A word-for-word transcription of every record is needed.
################
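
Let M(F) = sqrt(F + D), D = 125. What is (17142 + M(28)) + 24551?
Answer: 41693 + 3*sqrt(17) ≈ 41705.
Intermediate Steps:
M(F) = sqrt(125 + F) (M(F) = sqrt(F + 125) = sqrt(125 + F))
(17142 + M(28)) + 24551 = (17142 + sqrt(125 + 28)) + 24551 = (17142 + sqrt(153)) + 24551 = (17142 + 3*sqrt(17)) + 24551 = 41693 + 3*sqrt(17)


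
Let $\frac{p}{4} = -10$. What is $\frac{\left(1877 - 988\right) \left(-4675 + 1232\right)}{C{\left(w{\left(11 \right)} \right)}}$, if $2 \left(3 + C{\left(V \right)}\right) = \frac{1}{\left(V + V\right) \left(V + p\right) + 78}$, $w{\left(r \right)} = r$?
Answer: $\frac{3428126240}{3361} \approx 1.02 \cdot 10^{6}$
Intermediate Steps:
$p = -40$ ($p = 4 \left(-10\right) = -40$)
$C{\left(V \right)} = -3 + \frac{1}{2 \left(78 + 2 V \left(-40 + V\right)\right)}$ ($C{\left(V \right)} = -3 + \frac{1}{2 \left(\left(V + V\right) \left(V - 40\right) + 78\right)} = -3 + \frac{1}{2 \left(2 V \left(-40 + V\right) + 78\right)} = -3 + \frac{1}{2 \left(78 + 2 V \left(-40 + V\right)\right)}$)
$\frac{\left(1877 - 988\right) \left(-4675 + 1232\right)}{C{\left(w{\left(11 \right)} \right)}} = \frac{\left(1877 - 988\right) \left(-4675 + 1232\right)}{\frac{1}{4} \frac{1}{39 + 11^{2} - 440} \left(-467 - 12 \cdot 11^{2} + 480 \cdot 11\right)} = \frac{889 \left(-3443\right)}{\frac{1}{4} \frac{1}{39 + 121 - 440} \left(-467 - 1452 + 5280\right)} = - \frac{3060827}{\frac{1}{4} \frac{1}{-280} \left(-467 - 1452 + 5280\right)} = - \frac{3060827}{\frac{1}{4} \left(- \frac{1}{280}\right) 3361} = - \frac{3060827}{- \frac{3361}{1120}} = \left(-3060827\right) \left(- \frac{1120}{3361}\right) = \frac{3428126240}{3361}$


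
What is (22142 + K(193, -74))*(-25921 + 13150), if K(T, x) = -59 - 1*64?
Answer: -281204649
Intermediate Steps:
K(T, x) = -123 (K(T, x) = -59 - 64 = -123)
(22142 + K(193, -74))*(-25921 + 13150) = (22142 - 123)*(-25921 + 13150) = 22019*(-12771) = -281204649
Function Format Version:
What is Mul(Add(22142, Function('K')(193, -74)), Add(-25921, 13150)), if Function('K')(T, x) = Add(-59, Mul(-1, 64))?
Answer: -281204649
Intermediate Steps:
Function('K')(T, x) = -123 (Function('K')(T, x) = Add(-59, -64) = -123)
Mul(Add(22142, Function('K')(193, -74)), Add(-25921, 13150)) = Mul(Add(22142, -123), Add(-25921, 13150)) = Mul(22019, -12771) = -281204649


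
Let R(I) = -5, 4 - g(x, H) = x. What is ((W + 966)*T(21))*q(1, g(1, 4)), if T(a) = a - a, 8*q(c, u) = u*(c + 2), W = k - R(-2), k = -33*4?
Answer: 0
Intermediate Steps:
g(x, H) = 4 - x
k = -132
W = -127 (W = -132 - 1*(-5) = -132 + 5 = -127)
q(c, u) = u*(2 + c)/8 (q(c, u) = (u*(c + 2))/8 = (u*(2 + c))/8 = u*(2 + c)/8)
T(a) = 0
((W + 966)*T(21))*q(1, g(1, 4)) = ((-127 + 966)*0)*((4 - 1*1)*(2 + 1)/8) = (839*0)*((1/8)*(4 - 1)*3) = 0*((1/8)*3*3) = 0*(9/8) = 0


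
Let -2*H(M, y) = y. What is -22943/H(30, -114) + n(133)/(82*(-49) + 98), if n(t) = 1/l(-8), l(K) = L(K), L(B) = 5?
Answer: -449682857/1117200 ≈ -402.51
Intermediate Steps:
l(K) = 5
H(M, y) = -y/2
n(t) = 1/5
-22943/H(30, -114) + n(133)/(82*(-49) + 98) = -22943/((-1/2*(-114))) + 1/(5*(82*(-49) + 98)) = -22943/57 + 1/(5*(-4018 + 98)) = -22943*1/57 + (1/5)/(-3920) = -22943/57 + (1/5)*(-1/3920) = -22943/57 - 1/19600 = -449682857/1117200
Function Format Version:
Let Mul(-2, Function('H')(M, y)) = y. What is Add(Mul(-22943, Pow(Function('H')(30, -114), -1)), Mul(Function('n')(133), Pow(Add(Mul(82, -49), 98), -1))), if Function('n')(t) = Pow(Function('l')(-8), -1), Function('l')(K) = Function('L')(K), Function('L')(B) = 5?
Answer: Rational(-449682857, 1117200) ≈ -402.51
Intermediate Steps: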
################
Exercise result:
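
Let M(F) = sqrt(F + D), D = 125. What is (17142 + M(28)) + 24551?
Answer: 41693 + 3*sqrt(17) ≈ 41705.
Intermediate Steps:
M(F) = sqrt(125 + F) (M(F) = sqrt(F + 125) = sqrt(125 + F))
(17142 + M(28)) + 24551 = (17142 + sqrt(125 + 28)) + 24551 = (17142 + sqrt(153)) + 24551 = (17142 + 3*sqrt(17)) + 24551 = 41693 + 3*sqrt(17)


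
Let $\frac{p}{4} = -10$. What is $\frac{\left(1877 - 988\right) \left(-4675 + 1232\right)}{C{\left(w{\left(11 \right)} \right)}}$, if $2 \left(3 + C{\left(V \right)}\right) = \frac{1}{\left(V + V\right) \left(V + p\right) + 78}$, $w{\left(r \right)} = r$?
Answer: $\frac{3428126240}{3361} \approx 1.02 \cdot 10^{6}$
Intermediate Steps:
$p = -40$ ($p = 4 \left(-10\right) = -40$)
$C{\left(V \right)} = -3 + \frac{1}{2 \left(78 + 2 V \left(-40 + V\right)\right)}$ ($C{\left(V \right)} = -3 + \frac{1}{2 \left(\left(V + V\right) \left(V - 40\right) + 78\right)} = -3 + \frac{1}{2 \left(2 V \left(-40 + V\right) + 78\right)} = -3 + \frac{1}{2 \left(78 + 2 V \left(-40 + V\right)\right)}$)
$\frac{\left(1877 - 988\right) \left(-4675 + 1232\right)}{C{\left(w{\left(11 \right)} \right)}} = \frac{\left(1877 - 988\right) \left(-4675 + 1232\right)}{\frac{1}{4} \frac{1}{39 + 11^{2} - 440} \left(-467 - 12 \cdot 11^{2} + 480 \cdot 11\right)} = \frac{889 \left(-3443\right)}{\frac{1}{4} \frac{1}{39 + 121 - 440} \left(-467 - 1452 + 5280\right)} = - \frac{3060827}{\frac{1}{4} \frac{1}{-280} \left(-467 - 1452 + 5280\right)} = - \frac{3060827}{\frac{1}{4} \left(- \frac{1}{280}\right) 3361} = - \frac{3060827}{- \frac{3361}{1120}} = \left(-3060827\right) \left(- \frac{1120}{3361}\right) = \frac{3428126240}{3361}$


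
What is (22142 + K(193, -74))*(-25921 + 13150), if K(T, x) = -59 - 1*64?
Answer: -281204649
Intermediate Steps:
K(T, x) = -123 (K(T, x) = -59 - 64 = -123)
(22142 + K(193, -74))*(-25921 + 13150) = (22142 - 123)*(-25921 + 13150) = 22019*(-12771) = -281204649
Function Format Version:
What is Mul(Add(22142, Function('K')(193, -74)), Add(-25921, 13150)), if Function('K')(T, x) = Add(-59, Mul(-1, 64))?
Answer: -281204649
Intermediate Steps:
Function('K')(T, x) = -123 (Function('K')(T, x) = Add(-59, -64) = -123)
Mul(Add(22142, Function('K')(193, -74)), Add(-25921, 13150)) = Mul(Add(22142, -123), Add(-25921, 13150)) = Mul(22019, -12771) = -281204649


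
Let R(I) = -5, 4 - g(x, H) = x. What is ((W + 966)*T(21))*q(1, g(1, 4)), if T(a) = a - a, 8*q(c, u) = u*(c + 2), W = k - R(-2), k = -33*4?
Answer: 0
Intermediate Steps:
g(x, H) = 4 - x
k = -132
W = -127 (W = -132 - 1*(-5) = -132 + 5 = -127)
q(c, u) = u*(2 + c)/8 (q(c, u) = (u*(c + 2))/8 = (u*(2 + c))/8 = u*(2 + c)/8)
T(a) = 0
((W + 966)*T(21))*q(1, g(1, 4)) = ((-127 + 966)*0)*((4 - 1*1)*(2 + 1)/8) = (839*0)*((1/8)*(4 - 1)*3) = 0*((1/8)*3*3) = 0*(9/8) = 0


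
Let -2*H(M, y) = y. What is -22943/H(30, -114) + n(133)/(82*(-49) + 98), if n(t) = 1/l(-8), l(K) = L(K), L(B) = 5?
Answer: -449682857/1117200 ≈ -402.51
Intermediate Steps:
l(K) = 5
H(M, y) = -y/2
n(t) = 1/5
-22943/H(30, -114) + n(133)/(82*(-49) + 98) = -22943/((-1/2*(-114))) + 1/(5*(82*(-49) + 98)) = -22943/57 + 1/(5*(-4018 + 98)) = -22943*1/57 + (1/5)/(-3920) = -22943/57 + (1/5)*(-1/3920) = -22943/57 - 1/19600 = -449682857/1117200
Function Format Version:
Let Mul(-2, Function('H')(M, y)) = y. What is Add(Mul(-22943, Pow(Function('H')(30, -114), -1)), Mul(Function('n')(133), Pow(Add(Mul(82, -49), 98), -1))), if Function('n')(t) = Pow(Function('l')(-8), -1), Function('l')(K) = Function('L')(K), Function('L')(B) = 5?
Answer: Rational(-449682857, 1117200) ≈ -402.51
Intermediate Steps: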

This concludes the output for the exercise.